> _EXERCISE BRIEF_
Quote each record exactly, please, leaving none out.

> _DATASET ENTRIES_
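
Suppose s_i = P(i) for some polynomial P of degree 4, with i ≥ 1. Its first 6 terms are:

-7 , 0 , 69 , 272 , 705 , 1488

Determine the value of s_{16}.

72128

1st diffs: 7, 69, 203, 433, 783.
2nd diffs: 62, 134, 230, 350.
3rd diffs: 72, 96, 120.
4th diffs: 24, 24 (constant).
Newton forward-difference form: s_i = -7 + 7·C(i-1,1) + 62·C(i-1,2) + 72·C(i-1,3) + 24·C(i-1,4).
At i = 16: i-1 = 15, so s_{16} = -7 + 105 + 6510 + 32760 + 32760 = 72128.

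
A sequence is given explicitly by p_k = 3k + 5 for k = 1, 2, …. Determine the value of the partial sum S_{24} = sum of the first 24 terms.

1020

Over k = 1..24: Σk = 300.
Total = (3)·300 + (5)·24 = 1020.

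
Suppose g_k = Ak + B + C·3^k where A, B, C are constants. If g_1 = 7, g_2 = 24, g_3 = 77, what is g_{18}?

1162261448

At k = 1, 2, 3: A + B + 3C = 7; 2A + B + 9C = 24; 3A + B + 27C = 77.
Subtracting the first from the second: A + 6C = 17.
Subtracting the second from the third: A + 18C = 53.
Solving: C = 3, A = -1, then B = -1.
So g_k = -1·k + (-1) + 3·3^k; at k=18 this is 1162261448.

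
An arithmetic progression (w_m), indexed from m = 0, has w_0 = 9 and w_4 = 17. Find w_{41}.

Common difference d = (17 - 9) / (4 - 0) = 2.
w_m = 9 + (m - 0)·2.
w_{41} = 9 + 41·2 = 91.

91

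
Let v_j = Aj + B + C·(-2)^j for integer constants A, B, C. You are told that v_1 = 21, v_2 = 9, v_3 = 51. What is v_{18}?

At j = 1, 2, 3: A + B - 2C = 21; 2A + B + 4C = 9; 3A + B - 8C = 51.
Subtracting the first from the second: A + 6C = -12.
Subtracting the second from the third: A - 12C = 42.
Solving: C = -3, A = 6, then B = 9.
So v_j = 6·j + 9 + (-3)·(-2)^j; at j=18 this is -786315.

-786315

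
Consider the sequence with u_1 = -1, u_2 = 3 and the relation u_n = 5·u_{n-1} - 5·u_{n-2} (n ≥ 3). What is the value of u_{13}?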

> _RESPONSE AREA_
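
Suppose s_i = P(i) for some polynomial P of degree 4, with i ≥ 1. Its first 6 terms are:

-7 , 0 , 69 , 272 , 705 , 1488

Determine the value of s_{16}.

72128

1st diffs: 7, 69, 203, 433, 783.
2nd diffs: 62, 134, 230, 350.
3rd diffs: 72, 96, 120.
4th diffs: 24, 24 (constant).
Newton forward-difference form: s_i = -7 + 7·C(i-1,1) + 62·C(i-1,2) + 72·C(i-1,3) + 24·C(i-1,4).
At i = 16: i-1 = 15, so s_{16} = -7 + 105 + 6510 + 32760 + 32760 = 72128.

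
A sequence is given explicitly by p_k = 3k + 5 for k = 1, 2, …. Determine the value of the partial sum S_{24} = sum of the first 24 terms.

1020

Over k = 1..24: Σk = 300.
Total = (3)·300 + (5)·24 = 1020.

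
Suppose g_k = Ak + B + C·3^k where A, B, C are constants. If g_1 = 7, g_2 = 24, g_3 = 77, what is g_{18}?

1162261448

At k = 1, 2, 3: A + B + 3C = 7; 2A + B + 9C = 24; 3A + B + 27C = 77.
Subtracting the first from the second: A + 6C = 17.
Subtracting the second from the third: A + 18C = 53.
Solving: C = 3, A = -1, then B = -1.
So g_k = -1·k + (-1) + 3·3^k; at k=18 this is 1162261448.

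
An arithmetic progression (w_m), indexed from m = 0, has w_0 = 9 and w_4 = 17. Find w_{41}.

Common difference d = (17 - 9) / (4 - 0) = 2.
w_m = 9 + (m - 0)·2.
w_{41} = 9 + 41·2 = 91.

91

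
Let v_j = Aj + B + C·(-2)^j for integer constants A, B, C. You are told that v_1 = 21, v_2 = 9, v_3 = 51. What is v_{18}?

At j = 1, 2, 3: A + B - 2C = 21; 2A + B + 4C = 9; 3A + B - 8C = 51.
Subtracting the first from the second: A + 6C = -12.
Subtracting the second from the third: A - 12C = 42.
Solving: C = -3, A = 6, then B = 9.
So v_j = 6·j + 9 + (-3)·(-2)^j; at j=18 this is -786315.

-786315

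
Consider the sequence with u_1 = -1, u_2 = 3 and the relation u_n = 5·u_{n-1} - 5·u_{n-2} (n ≥ 3). What is the value of u_{13}?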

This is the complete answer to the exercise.